Exercise requirements —
Everything from the line with "Light from an" to the end of the material is to be retyped exactly, both ends included, and nothing else.

Material provided —
┏━━

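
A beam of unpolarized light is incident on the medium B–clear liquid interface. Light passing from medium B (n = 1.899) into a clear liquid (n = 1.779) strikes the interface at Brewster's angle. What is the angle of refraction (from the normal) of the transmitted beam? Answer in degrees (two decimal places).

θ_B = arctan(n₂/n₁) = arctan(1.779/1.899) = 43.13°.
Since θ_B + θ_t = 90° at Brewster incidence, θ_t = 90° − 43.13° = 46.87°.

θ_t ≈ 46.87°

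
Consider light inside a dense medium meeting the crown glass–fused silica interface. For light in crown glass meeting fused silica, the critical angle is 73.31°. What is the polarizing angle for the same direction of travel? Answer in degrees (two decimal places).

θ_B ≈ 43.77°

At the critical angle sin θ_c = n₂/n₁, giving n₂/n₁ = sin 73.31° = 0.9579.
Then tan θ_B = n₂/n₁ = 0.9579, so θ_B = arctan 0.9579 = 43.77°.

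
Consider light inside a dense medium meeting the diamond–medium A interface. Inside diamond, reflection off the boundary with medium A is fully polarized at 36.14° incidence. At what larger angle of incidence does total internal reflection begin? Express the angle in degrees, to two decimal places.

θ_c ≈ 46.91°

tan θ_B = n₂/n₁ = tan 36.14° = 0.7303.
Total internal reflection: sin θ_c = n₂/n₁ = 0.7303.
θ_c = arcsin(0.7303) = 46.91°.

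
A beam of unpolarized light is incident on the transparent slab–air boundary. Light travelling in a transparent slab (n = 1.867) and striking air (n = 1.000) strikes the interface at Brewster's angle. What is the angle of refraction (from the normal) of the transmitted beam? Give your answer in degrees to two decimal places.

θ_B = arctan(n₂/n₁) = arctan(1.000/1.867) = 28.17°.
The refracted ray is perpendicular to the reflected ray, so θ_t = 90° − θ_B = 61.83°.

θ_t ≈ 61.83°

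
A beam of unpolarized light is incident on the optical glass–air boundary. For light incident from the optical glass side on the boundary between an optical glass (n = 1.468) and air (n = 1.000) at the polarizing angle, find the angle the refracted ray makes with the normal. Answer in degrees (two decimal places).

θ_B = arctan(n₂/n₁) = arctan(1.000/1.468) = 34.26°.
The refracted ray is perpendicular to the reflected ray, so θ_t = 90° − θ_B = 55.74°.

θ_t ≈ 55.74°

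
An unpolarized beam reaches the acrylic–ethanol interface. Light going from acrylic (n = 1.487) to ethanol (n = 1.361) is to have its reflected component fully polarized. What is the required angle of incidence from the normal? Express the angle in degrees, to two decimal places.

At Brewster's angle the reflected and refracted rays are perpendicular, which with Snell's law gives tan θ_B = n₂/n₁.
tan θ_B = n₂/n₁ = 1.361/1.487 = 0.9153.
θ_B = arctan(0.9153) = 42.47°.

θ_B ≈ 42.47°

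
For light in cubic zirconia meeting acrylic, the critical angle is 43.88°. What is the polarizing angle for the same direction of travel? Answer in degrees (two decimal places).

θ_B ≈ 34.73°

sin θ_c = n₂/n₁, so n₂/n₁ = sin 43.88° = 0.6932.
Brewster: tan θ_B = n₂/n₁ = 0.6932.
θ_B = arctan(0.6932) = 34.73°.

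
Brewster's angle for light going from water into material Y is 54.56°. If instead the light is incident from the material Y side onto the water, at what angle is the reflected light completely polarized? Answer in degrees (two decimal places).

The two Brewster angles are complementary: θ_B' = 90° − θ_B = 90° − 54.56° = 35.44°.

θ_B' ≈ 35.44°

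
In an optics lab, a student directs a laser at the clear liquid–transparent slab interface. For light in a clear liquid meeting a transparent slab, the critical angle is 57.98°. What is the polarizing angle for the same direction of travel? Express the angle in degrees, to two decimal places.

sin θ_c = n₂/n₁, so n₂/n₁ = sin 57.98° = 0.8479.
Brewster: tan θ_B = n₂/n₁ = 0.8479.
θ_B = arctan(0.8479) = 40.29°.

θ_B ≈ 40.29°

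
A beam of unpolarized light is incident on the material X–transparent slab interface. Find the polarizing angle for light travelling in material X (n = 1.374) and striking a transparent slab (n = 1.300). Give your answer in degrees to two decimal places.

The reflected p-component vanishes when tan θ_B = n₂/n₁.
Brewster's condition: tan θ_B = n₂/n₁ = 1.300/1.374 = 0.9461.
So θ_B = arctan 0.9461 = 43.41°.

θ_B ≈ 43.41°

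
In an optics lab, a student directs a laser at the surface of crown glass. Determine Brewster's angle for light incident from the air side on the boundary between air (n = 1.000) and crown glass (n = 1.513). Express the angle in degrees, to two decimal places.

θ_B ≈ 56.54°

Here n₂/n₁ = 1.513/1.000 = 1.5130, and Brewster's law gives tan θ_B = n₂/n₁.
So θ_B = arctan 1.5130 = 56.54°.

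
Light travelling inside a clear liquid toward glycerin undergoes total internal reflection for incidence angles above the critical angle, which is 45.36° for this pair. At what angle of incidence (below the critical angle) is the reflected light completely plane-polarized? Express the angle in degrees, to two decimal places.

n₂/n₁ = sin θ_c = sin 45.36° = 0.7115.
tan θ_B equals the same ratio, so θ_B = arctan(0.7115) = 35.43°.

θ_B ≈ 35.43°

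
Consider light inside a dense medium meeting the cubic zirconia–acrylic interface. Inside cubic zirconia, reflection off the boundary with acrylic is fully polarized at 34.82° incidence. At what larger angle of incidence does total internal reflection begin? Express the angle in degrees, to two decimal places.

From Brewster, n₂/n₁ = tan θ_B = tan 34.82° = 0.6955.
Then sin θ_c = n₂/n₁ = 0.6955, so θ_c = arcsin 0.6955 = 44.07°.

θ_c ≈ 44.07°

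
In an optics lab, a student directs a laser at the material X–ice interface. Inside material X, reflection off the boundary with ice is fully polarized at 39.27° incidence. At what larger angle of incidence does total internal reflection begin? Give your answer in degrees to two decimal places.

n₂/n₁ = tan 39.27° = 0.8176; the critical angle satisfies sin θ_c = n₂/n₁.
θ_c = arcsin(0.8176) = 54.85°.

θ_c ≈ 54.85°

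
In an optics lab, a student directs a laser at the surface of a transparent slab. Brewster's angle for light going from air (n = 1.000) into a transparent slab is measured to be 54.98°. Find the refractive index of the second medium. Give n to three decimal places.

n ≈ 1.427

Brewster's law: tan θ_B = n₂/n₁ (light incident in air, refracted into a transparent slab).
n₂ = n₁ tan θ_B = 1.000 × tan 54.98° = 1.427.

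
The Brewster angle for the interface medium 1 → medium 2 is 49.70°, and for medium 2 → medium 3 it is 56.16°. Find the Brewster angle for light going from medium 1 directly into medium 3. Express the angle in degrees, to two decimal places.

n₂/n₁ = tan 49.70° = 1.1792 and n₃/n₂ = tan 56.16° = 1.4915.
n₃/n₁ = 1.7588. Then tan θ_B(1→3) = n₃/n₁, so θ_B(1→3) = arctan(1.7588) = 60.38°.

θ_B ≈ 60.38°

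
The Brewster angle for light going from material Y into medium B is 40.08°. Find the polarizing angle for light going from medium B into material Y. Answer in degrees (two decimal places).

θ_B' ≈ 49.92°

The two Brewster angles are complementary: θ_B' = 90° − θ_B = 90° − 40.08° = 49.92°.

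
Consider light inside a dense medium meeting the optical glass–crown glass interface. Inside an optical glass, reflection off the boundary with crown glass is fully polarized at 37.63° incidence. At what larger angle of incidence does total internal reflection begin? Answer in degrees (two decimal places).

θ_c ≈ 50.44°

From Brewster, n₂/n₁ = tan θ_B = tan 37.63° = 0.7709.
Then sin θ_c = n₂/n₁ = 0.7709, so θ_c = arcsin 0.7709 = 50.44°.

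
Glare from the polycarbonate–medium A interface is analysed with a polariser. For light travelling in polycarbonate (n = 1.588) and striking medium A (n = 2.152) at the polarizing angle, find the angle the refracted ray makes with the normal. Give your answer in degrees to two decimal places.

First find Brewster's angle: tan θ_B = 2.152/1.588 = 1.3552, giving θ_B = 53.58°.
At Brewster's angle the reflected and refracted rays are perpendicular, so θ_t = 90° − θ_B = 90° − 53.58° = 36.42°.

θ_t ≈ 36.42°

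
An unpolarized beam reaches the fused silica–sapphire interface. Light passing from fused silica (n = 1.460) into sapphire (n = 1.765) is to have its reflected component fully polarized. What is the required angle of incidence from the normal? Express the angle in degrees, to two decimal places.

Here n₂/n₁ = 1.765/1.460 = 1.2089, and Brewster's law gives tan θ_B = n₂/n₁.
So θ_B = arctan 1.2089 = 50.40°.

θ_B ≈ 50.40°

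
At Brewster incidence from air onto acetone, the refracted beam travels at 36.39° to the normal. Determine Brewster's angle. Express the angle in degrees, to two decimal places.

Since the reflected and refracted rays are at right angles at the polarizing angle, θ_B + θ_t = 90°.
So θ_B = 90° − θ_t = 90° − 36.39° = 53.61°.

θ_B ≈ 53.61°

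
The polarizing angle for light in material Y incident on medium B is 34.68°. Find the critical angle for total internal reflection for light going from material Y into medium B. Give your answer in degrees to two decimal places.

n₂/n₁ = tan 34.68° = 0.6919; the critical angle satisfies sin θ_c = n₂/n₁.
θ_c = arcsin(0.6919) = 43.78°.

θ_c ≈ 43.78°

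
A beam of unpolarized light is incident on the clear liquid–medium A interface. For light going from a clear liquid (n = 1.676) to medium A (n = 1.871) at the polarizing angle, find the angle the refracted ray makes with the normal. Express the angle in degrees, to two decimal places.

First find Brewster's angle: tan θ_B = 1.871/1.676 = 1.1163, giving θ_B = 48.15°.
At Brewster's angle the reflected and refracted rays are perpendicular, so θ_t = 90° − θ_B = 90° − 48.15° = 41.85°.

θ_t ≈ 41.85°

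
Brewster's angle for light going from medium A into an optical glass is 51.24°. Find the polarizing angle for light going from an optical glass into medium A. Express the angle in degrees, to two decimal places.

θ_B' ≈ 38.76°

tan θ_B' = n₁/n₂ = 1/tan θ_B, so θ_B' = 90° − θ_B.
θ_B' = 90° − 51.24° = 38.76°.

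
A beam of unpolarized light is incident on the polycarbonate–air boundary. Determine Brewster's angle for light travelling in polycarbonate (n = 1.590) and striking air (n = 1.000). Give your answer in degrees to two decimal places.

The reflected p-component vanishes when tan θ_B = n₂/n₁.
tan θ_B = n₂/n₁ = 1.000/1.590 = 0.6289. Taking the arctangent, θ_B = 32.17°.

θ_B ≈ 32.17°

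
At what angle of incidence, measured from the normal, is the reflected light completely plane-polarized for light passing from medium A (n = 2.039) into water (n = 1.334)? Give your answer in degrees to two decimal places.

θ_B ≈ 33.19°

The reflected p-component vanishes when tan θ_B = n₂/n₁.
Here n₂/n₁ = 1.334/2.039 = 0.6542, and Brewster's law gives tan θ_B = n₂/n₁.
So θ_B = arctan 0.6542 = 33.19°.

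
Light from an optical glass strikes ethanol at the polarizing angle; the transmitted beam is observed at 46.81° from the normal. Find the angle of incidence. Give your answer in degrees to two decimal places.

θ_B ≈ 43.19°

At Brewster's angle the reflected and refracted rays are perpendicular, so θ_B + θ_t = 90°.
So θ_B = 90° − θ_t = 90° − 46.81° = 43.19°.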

┗━━

Task output —
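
Light from an optical glass strikes ethanol at the polarizing angle; the transmitted beam is observed at 46.81° from the normal. Find the angle of incidence. Give your answer in degrees to two decimal places.

θ_B ≈ 43.19°

At Brewster's angle the reflected and refracted rays are perpendicular, so θ_B + θ_t = 90°.
So θ_B = 90° − θ_t = 90° − 46.81° = 43.19°.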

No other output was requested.